Saved entries
___

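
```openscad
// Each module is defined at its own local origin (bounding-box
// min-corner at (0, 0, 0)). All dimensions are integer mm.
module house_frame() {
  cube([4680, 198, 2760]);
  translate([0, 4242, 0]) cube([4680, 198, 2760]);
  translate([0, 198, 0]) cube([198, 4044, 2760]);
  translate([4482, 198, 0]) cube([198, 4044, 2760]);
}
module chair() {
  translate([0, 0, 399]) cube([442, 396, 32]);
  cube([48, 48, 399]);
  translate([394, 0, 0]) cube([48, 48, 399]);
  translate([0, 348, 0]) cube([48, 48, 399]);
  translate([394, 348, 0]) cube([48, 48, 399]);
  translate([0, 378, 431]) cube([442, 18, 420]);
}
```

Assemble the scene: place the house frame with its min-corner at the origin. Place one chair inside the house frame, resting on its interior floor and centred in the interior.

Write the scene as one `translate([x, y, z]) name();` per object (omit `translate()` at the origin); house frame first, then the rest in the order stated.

house_frame();
translate([2119, 2022, 0]) chair();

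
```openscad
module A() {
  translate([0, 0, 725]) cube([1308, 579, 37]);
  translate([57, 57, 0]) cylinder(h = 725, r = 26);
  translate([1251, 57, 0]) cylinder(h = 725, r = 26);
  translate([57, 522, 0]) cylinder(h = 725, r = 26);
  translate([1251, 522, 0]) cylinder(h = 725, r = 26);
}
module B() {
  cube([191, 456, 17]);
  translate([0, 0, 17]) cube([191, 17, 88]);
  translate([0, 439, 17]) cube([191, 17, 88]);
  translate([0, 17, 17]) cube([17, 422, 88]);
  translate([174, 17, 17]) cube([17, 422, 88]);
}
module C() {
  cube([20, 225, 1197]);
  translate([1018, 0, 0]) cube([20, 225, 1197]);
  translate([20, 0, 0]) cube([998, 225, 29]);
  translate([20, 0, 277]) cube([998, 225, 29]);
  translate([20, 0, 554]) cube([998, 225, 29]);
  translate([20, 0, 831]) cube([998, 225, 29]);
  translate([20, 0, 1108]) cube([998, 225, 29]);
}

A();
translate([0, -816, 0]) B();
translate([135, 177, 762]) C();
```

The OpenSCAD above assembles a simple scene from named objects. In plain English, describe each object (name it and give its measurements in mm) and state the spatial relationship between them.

A is a table: top 1308 mm (x) × 579 mm (y), 37 mm thick, upper face at z = 762 mm, on four round legs of 52 mm diameter, each leg's bounding box inset 31 mm from the nearest pair of top edges, running from z = 0 to the bottom of the top.

B is an open-topped rectangular box: outside dimensions 191×456×105 mm, with a uniform wall and base thickness of 17 mm. The base is a full 191×456 slab on the floor; four walls sit on top of the base. The front and back walls (the −y and +y sides) span the full width; the two side walls fit between them.

C is a bookshelf 1038 mm wide overall, 225 mm deep and 1197 mm tall. The two sides are 20 mm thick vertical panels. 5 horizontal shelves of 29 mm thickness span between the inner faces of the sides; the lowest shelf sits on the floor and shelves are stacked with a clear vertical gap of 248 mm between each pair.

The open box is on the floor beside the table on its −y side. The bookshelf is on top of the table, centred.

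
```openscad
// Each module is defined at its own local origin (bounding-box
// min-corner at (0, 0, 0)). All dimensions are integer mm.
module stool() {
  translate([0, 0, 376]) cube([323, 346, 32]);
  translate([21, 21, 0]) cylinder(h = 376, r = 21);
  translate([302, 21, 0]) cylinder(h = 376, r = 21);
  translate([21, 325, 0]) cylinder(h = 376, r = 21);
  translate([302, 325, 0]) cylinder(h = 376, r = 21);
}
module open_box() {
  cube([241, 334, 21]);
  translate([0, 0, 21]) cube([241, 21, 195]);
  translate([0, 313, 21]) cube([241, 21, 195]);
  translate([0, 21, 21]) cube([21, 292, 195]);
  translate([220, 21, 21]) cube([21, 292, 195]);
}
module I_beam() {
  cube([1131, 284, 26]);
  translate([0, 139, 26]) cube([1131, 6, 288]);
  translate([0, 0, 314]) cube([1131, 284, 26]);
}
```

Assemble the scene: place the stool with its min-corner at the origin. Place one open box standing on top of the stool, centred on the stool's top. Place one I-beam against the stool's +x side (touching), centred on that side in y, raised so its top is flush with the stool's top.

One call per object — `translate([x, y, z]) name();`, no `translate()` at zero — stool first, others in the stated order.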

___

**Work task:**
When a line above contains the string "corner", copy that line.

**Finished exercise:**
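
// min-corner at (0, 0, 0)). All dimensions are integer mm.
Assemble the scene: place the house frame with its min-corner at the origin. Place one chair inside the house frame, resting on its interior floor and centred in the interior.
// min-corner at (0, 0, 0)). All dimensions are integer mm.
Assemble the scene: place the stool with its min-corner at the origin. Place one open box standing on top of the stool, centred on the stool's top. Place one I-beam against the stool's +x side (touching), centred on that side in y, raised so its top is flush with the stool's top.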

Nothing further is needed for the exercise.